ASSIGNMENT -
Scan the entries that follow for the word "function", then report every line in which it appears.

═══ MATERIAL FOR THE TASK

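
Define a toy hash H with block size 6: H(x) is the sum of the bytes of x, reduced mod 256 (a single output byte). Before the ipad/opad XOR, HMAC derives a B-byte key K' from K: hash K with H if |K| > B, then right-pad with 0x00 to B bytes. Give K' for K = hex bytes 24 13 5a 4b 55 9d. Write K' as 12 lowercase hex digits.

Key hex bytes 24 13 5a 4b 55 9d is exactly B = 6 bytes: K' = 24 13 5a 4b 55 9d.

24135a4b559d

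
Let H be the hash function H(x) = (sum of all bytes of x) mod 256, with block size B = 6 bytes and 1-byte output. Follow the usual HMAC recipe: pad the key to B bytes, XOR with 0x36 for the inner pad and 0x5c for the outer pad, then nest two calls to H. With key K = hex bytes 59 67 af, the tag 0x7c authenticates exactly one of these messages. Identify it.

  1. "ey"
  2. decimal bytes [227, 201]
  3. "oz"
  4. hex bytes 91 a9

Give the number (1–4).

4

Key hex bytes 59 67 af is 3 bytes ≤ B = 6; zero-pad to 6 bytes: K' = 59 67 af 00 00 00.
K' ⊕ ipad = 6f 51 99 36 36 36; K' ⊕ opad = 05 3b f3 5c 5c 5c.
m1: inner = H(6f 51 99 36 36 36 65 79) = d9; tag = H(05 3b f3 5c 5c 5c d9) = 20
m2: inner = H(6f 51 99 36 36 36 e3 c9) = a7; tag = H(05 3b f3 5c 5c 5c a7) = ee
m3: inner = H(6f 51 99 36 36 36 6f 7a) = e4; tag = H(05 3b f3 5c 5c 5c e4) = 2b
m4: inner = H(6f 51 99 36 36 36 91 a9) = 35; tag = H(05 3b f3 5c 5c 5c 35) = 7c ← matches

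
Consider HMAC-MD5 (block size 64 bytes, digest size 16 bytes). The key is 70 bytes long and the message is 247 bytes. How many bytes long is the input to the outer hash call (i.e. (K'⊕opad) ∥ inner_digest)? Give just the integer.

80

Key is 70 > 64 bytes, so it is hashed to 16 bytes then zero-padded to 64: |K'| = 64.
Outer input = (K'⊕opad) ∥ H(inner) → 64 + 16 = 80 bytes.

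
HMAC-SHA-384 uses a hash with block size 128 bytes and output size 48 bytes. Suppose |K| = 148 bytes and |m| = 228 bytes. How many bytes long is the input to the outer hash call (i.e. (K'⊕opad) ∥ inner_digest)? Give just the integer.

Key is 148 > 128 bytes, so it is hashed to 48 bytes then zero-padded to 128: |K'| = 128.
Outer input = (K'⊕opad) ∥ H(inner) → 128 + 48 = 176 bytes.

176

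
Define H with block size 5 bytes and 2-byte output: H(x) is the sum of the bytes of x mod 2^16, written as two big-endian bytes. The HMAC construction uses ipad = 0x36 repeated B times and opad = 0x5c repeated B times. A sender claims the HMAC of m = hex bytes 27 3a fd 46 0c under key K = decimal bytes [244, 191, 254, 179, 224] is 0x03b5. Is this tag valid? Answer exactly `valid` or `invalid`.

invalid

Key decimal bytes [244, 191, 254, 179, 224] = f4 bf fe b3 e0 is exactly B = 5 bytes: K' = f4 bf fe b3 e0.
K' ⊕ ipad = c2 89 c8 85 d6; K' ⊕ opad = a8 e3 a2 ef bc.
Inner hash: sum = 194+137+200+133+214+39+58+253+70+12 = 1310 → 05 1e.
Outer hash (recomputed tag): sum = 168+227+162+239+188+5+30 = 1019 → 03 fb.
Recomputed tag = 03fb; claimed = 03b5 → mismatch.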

══════
═══ MATERIAL FOR THE TASK

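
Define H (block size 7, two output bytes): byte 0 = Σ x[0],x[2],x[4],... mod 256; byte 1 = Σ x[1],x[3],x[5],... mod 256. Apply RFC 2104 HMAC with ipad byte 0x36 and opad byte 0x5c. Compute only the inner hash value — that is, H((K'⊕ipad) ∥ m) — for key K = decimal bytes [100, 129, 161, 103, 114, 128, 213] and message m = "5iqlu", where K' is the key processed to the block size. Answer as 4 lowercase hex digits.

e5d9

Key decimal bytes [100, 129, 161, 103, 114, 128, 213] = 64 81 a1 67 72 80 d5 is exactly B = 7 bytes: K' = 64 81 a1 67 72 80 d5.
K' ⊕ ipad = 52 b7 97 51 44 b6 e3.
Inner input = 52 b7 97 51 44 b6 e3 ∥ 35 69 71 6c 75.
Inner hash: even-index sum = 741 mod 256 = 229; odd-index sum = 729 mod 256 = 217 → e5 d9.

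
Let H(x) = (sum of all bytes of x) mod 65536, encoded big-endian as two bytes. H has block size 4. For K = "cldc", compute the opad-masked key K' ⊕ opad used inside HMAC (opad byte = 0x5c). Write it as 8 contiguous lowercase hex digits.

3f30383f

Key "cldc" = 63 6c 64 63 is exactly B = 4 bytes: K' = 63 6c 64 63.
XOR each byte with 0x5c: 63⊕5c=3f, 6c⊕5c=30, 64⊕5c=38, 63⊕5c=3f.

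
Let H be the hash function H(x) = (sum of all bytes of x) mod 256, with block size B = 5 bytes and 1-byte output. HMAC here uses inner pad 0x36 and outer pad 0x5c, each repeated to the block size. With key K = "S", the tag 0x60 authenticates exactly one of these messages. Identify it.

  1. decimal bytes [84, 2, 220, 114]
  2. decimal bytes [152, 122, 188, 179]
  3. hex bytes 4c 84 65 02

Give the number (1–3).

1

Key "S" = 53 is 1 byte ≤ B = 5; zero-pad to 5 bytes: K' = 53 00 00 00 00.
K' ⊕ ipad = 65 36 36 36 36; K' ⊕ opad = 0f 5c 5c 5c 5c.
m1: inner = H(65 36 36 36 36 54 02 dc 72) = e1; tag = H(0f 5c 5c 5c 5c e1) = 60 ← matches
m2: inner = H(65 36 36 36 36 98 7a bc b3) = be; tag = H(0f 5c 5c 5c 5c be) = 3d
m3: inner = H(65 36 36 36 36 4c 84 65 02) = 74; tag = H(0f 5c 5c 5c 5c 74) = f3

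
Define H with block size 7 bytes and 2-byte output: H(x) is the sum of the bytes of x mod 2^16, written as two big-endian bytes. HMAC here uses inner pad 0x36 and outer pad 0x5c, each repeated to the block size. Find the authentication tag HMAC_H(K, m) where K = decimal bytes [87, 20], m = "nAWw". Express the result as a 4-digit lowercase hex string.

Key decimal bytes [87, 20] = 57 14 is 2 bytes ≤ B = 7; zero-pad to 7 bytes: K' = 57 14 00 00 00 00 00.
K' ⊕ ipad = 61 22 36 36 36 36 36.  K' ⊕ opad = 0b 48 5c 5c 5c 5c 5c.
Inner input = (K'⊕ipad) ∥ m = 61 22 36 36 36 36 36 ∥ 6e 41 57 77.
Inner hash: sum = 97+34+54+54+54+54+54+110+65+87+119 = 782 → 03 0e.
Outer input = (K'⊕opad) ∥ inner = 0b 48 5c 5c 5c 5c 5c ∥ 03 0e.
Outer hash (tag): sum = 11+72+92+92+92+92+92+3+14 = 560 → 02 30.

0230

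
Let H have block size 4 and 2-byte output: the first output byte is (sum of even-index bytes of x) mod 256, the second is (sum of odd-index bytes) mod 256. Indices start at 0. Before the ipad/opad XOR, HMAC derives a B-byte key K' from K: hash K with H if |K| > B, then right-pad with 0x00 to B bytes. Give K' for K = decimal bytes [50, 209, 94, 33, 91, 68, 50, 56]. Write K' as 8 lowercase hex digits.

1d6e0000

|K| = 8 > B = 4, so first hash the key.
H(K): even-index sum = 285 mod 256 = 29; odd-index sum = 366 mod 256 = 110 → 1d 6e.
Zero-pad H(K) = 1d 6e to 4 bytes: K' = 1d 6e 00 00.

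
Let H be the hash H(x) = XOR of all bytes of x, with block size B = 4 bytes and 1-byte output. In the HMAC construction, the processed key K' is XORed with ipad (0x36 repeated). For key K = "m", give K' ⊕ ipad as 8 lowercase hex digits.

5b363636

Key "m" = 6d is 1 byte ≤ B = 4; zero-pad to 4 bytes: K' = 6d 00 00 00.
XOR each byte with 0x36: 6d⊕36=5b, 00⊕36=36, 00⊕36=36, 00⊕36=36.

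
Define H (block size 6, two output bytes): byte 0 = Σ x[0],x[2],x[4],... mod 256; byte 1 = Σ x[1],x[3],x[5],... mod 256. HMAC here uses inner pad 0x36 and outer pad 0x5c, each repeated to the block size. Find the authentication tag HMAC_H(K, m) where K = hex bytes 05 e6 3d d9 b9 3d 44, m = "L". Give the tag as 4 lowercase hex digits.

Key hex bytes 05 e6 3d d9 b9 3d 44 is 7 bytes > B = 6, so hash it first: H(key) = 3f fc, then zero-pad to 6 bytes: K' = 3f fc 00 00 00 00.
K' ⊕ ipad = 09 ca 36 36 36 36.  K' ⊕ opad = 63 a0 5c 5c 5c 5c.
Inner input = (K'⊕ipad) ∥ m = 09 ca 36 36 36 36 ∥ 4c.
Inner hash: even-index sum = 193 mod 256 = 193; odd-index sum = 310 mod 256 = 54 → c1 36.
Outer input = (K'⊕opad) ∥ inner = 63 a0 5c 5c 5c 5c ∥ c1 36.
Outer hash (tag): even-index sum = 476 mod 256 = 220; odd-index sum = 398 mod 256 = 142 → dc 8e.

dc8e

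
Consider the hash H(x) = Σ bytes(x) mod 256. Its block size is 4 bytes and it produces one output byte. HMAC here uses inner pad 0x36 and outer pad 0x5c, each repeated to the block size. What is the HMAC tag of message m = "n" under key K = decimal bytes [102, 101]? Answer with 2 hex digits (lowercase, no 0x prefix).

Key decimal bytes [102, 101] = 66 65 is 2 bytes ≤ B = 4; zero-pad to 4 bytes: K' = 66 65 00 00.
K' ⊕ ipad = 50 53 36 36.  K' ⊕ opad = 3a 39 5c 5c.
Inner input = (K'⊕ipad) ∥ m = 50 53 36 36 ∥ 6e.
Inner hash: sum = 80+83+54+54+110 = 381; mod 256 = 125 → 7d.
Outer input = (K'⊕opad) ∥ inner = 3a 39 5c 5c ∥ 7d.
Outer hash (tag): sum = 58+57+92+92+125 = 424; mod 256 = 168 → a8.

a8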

══════

RESPONSE -
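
Let H be the hash function H(x) = (sum of all bytes of x) mod 256, with block size B = 6 bytes and 1-byte output. Follow the usual HMAC recipe: pad the key to B bytes, XOR with 0x36 for the inner pad and 0x5c for the outer pad, then nest two calls to H. With key K = hex bytes 59 67 af, the tag 0x7c authenticates exactly one of these messages. Identify it.
Let H be the hash function H(x) = (sum of all bytes of x) mod 256, with block size B = 5 bytes and 1-byte output. HMAC here uses inner pad 0x36 and outer pad 0x5c, each repeated to the block size. With key K = "S", the tag 0x60 authenticates exactly one of these messages. Identify it.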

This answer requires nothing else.